Stored items:
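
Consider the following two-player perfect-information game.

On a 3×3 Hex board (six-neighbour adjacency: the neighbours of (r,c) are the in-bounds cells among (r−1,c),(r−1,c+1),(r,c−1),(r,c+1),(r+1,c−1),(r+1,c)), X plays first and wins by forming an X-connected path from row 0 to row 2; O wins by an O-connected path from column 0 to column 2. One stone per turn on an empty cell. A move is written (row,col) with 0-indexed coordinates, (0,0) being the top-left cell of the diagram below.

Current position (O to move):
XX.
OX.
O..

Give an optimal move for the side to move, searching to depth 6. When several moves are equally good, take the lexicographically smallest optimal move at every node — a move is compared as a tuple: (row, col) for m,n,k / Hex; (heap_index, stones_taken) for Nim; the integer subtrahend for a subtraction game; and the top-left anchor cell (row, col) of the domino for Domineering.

ply 1, O at XX./OX./O.. | (0,2)=-1→XXO/OX./O..; (1,2)=-1→XX./OXO/O..; (2,1)=+1→XX./OX./OO.*; (2,2)=-1→XX./OX./O.O
ply 2, X at XX./OX./OO. | (0,2)=-1→XXX/OX./OO.*; (1,2)=-1→XX./OXX/OO.; (2,2)=-1→XX./OX./OOX
ply 3, O at XXX/OX./OO. | (1,2)=+1→XXX/OXO/OO.*; (2,2)=+1→XXX/OX./OOO
ply 4: XXX/OXO/OO. is terminal -1 (X); from XX./OX./O.. depth 6

O's best at [XX./OX./O..]: (2,1)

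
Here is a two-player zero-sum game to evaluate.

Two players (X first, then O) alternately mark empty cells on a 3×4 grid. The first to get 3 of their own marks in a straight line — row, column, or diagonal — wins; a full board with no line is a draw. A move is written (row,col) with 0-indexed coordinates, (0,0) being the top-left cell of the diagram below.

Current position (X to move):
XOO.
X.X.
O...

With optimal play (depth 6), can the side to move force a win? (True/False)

X winning at [XOO./X.X./O...]: True

p1 X@[XOO./X.X./O...]: (0,3)[XOOX/X.X./O...]-1 (1,1)[XOO./XXX./O...]+1* (1,3)[XOO./X.XX/O...]-1 (2,1)[XOO./X.X./OX..]-1 (2,2)[XOO./X.X./O.X.]-1 (2,3)[XOO./X.X./O..X]-1
p2 O@[XOO./XXX./O...] terminal -1; root [XOO./X.X./O...] d6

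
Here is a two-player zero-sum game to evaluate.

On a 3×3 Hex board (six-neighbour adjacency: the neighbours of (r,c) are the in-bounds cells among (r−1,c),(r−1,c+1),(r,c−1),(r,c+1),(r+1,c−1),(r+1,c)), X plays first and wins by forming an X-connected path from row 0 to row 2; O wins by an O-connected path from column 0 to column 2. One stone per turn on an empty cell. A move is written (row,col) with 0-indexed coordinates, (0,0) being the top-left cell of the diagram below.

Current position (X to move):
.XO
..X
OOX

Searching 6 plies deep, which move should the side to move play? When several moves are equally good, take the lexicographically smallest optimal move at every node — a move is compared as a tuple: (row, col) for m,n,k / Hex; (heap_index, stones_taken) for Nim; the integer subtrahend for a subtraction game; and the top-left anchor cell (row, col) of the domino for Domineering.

X's best at [.XO/..X/OOX]: (1,1)

p1 X@[.XO/..X/OOX]: (0,0)[XXO/..X/OOX]-1 (1,0)[.XO/X.X/OOX]-1 (1,1)[.XO/.XX/OOX]+1*
p2 O@[.XO/.XX/OOX] terminal -1; root [.XO/..X/OOX] d6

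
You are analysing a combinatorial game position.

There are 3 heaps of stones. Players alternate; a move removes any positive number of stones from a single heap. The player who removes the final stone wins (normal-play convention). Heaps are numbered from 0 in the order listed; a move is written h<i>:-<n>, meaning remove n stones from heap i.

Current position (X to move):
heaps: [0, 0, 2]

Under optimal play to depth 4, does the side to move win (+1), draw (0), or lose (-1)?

value((0,0,2), X) = +1

p1 X@[(0,0,2)]: h2:-1[(0,0,1)]-1 h2:-2[(0,0,0)]+1*
p2 O@[(0,0,0)] terminal -1; root [(0,0,2)] d4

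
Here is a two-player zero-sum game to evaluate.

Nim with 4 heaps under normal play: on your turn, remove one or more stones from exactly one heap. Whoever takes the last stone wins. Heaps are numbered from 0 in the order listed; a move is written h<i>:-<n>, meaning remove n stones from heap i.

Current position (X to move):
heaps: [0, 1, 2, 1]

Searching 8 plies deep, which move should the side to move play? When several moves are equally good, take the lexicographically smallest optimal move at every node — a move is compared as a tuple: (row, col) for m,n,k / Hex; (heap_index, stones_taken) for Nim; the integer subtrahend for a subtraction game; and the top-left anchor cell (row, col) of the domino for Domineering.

[(0,1,2,1)] X move#1: h1:-1:-1/(0,0,2,1), h2:-1:-1/(0,1,1,1), h2:-2:+1/(0,1,0,1)*, h3:-1:-1/(0,1,2,0)
[(0,1,0,1)] O move#2: h1:-1:-1/(0,0,0,1)*, h3:-1:-1/(0,1,0,0)
[(0,0,0,1)] X move#3: h3:-1:+1/(0,0,0,0)*
[(0,0,0,0)] end (terminal -1, O#4); searched (0,1,2,1) to 8

X's best at [(0,1,2,1)]: h2:-2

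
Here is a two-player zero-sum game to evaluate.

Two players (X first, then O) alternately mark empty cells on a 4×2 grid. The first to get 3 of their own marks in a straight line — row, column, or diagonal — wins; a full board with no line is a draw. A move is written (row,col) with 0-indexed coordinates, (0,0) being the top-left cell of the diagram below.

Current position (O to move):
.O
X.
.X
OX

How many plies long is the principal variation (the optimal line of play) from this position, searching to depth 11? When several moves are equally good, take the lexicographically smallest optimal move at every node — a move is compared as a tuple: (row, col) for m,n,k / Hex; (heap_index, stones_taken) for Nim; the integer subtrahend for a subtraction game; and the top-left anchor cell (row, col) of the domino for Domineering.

PV length from [.O/X./.X/OX]: 3 plies

ply 1, O at .O/X./.X/OX | (0,0)=-1→OO/X./.X/OX; (1,1)=+0→.O/XO/.X/OX*; (2,0)=-1→.O/X./OX/OX
ply 2, X at .O/XO/.X/OX | (0,0)=+0→XO/XO/.X/OX*; (2,0)=+0→.O/XO/XX/OX
ply 3, O at XO/XO/.X/OX | (2,0)=+0→XO/XO/OX/OX*
ply 4: XO/XO/OX/OX is terminal +0 (X); from .O/X./.X/OX depth 11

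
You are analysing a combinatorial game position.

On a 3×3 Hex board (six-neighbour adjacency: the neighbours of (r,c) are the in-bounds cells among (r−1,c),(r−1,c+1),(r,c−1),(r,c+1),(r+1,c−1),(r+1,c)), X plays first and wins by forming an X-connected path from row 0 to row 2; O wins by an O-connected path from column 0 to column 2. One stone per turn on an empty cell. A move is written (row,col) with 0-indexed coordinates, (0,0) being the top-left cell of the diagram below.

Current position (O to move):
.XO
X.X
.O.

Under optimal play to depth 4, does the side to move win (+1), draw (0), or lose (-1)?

p1 O@[.XO/X.X/.O.]: (0,0)[OXO/X.X/.O.]-1 (1,1)[.XO/XOX/.O.]-1 (2,0)[.XO/X.X/OO.]+1* (2,2)[.XO/X.X/.OO]-1
p2 X@[.XO/X.X/OO.]: (0,0)[XXO/X.X/OO.]-1* (1,1)[.XO/XXX/OO.]-1 (2,2)[.XO/X.X/OOX]-1
p3 O@[XXO/X.X/OO.]: (1,1)[XXO/XOX/OO.]+1* (2,2)[XXO/X.X/OOO]+1
p4 X@[XXO/XOX/OO.] terminal -1; root [.XO/X.X/.O.] d4

value(.XO/X.X/.O., O) = +1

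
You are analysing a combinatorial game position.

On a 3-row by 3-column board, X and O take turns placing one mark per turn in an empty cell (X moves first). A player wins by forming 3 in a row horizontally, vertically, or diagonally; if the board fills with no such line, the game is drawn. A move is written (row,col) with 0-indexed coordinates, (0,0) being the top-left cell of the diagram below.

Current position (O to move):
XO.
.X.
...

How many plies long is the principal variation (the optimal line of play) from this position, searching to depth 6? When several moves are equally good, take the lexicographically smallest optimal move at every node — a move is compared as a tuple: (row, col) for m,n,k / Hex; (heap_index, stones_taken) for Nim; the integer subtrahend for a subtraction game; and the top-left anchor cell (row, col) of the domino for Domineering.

PV length from [XO./.X./...]: 4 plies

ply 1, O at XO./.X./... | (0,2)=-1→XOO/.X./...*; (1,0)=-1→XO./OX./...; (1,2)=-1→XO./.XO/...; (2,0)=-1→XO./.X./O..; (2,1)=-1→XO./.X./.O.; (2,2)=-1→XO./.X./..O
ply 2, X at XOO/.X./... | (1,0)=+1→XOO/XX./...*; (1,2)=+1→XOO/.XX/...; (2,0)=+1→XOO/.X./X..; (2,1)=+0→XOO/.X./.X.; (2,2)=+1→XOO/.X./..X
ply 3, O at XOO/XX./... | (1,2)=-1→XOO/XXO/...*; (2,0)=-1→XOO/XX./O..; (2,1)=-1→XOO/XX./.O.; (2,2)=-1→XOO/XX./..O
ply 4, X at XOO/XXO/... | (2,0)=+1→XOO/XXO/X..*; (2,1)=-1→XOO/XXO/.X.; (2,2)=+1→XOO/XXO/..X
ply 5: XOO/XXO/X.. is terminal -1 (O); from XO./.X./... depth 6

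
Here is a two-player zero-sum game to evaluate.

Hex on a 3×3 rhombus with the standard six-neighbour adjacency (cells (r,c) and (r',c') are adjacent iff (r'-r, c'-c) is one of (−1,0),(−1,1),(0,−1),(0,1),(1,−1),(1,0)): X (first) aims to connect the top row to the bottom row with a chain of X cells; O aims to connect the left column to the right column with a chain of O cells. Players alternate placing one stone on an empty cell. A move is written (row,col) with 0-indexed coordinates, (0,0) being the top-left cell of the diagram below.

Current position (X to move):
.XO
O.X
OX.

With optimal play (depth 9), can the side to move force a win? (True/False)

X winning at [.XO/O.X/OX.]: True

[.XO/O.X/OX.] X move#1: (0,0):-1/XXO/O.X/OX., (1,1):+1/.XO/OXX/OX.*, (2,2):-1/.XO/O.X/OXX
[.XO/OXX/OX.] end (terminal -1, O#2); searched .XO/O.X/OX. to 9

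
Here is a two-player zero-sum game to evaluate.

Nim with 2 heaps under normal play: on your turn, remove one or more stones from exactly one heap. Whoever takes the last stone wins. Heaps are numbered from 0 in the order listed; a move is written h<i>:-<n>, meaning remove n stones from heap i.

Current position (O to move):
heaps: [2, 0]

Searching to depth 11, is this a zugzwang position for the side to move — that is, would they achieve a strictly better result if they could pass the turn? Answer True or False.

zugzwang((2,0), O) = False

p1 O@[(2,0)]: h0:-1[(1,0)]-1 h0:-2[(0,0)]+1*
p2 X@[(0,0)] terminal -1; root [(2,0)] d11
suppose O passes — search the same position with X to move:
pass> p1 X@[(2,0)]: h0:-1[(1,0)]-1 h0:-2[(0,0)]+1*
pass> p2 O@[(0,0)] terminal -1; root [(2,0)] d11
for O: play +1, pass -1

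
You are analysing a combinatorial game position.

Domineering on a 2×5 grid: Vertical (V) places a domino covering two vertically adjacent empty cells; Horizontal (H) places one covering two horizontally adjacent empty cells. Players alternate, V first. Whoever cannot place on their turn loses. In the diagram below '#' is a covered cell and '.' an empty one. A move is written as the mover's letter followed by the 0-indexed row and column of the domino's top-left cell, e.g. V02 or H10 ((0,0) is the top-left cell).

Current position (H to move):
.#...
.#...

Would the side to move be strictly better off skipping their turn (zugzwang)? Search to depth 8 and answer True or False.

zugzwang(.#.../.#..., H) = False

p1 H@[.#.../.#...]: H02[.###./.#...]-1* H03[.#.##/.#...]-1 H12[.#.../.###.]-1 H13[.#.../.#.##]-1
p2 V@[.###./.#...]: V00[####./##...]-1 V04[.####/.#..#]+1*
p3 H@[.####/.#..#]: H12[.####/.####]-1*
p4 V@[.####/.####]: V00[#####/#####]+1*
p5 H@[#####/#####] terminal -1; root [.#.../.#...] d8
suppose H passes — search the same position with V to move:
pass> p1 V@[.#.../.#...]: V00[##.../##...]-1 V02[.##../.##..]-1 V03[.#.#./.#.#.]+1* V04[.#..#/.#..#]-1
pass> p2 H@[.#.#./.#.#.] terminal -1; root [.#.../.#...] d8
for H: play -1, pass -1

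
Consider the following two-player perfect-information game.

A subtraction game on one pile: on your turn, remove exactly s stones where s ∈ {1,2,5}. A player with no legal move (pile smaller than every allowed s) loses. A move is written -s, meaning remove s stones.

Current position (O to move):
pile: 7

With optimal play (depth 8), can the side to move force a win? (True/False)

[7] O move#1: -1:+1/6*, -2:-1/5, -5:-1/2
[6] X move#2: -1:-1/5*, -2:-1/4, -5:-1/1
[5] O move#3: -1:-1/4, -2:+1/3*, -5:+1/0
[3] X move#4: -1:-1/2*, -2:-1/1
[2] O move#5: -1:-1/1, -2:+1/0*
[0] end (terminal -1, X#6); searched 7 to 8

O winning at [7]: True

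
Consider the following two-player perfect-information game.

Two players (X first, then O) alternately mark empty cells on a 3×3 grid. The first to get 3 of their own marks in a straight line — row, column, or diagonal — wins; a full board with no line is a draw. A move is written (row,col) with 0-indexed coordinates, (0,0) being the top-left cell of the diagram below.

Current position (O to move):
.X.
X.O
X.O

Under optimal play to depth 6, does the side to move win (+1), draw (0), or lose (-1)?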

** WORK REQUIRED **
Report all lines of the data that include the word "more".

** RESULT **
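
Nim with 4 heaps under normal play: on your turn, remove one or more stones from exactly one heap. Whoever takes the last stone wins. Heaps are numbered from 0 in the order listed; a move is written h<i>:-<n>, meaning remove n stones from heap i.
Nim with 2 heaps under normal play: on your turn, remove one or more stones from exactly one heap. Whoever takes the last stone wins. Heaps are numbered from 0 in the order listed; a move is written h<i>:-<n>, meaning remove n stones from heap i.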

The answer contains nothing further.